## Extracted entries
※ ※ ※

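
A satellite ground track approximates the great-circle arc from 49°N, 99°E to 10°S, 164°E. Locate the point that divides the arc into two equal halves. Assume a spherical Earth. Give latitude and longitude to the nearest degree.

Convert each endpoint to a unit vector on the sphere (x = cos φ cos λ, y = cos φ sin λ, z = sin φ).
The central angle between the endpoints is δ = arccos(p₁·p₂) ≈ 1.428 rad (81.8°).
Interpolate at f = 1/2 with slerp weights a = sin((1−f)δ)/sin δ ≈ 0.662, b = sin(fδ)/sin δ ≈ 0.662.
p = a·p₁ + b·p₂ ≈ (-0.694, 0.608, 0.384); φ = arcsin(p_z) ≈ 22.61°, λ = atan2(p_y, p_x) ≈ 138.77°.

≈ 23°N, 139°E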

※ ※ ※

## Description of the task
Each line of the material above needs repeating verbatim.

## Your response
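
A satellite ground track approximates the great-circle arc from 49°N, 99°E to 10°S, 164°E. Locate the point that divides the arc into two equal halves. Assume a spherical Earth. Give latitude and longitude to the nearest degree.

Convert each endpoint to a unit vector on the sphere (x = cos φ cos λ, y = cos φ sin λ, z = sin φ).
The central angle between the endpoints is δ = arccos(p₁·p₂) ≈ 1.428 rad (81.8°).
Interpolate at f = 1/2 with slerp weights a = sin((1−f)δ)/sin δ ≈ 0.662, b = sin(fδ)/sin δ ≈ 0.662.
p = a·p₁ + b·p₂ ≈ (-0.694, 0.608, 0.384); φ = arcsin(p_z) ≈ 22.61°, λ = atan2(p_y, p_x) ≈ 138.77°.

≈ 23°N, 139°E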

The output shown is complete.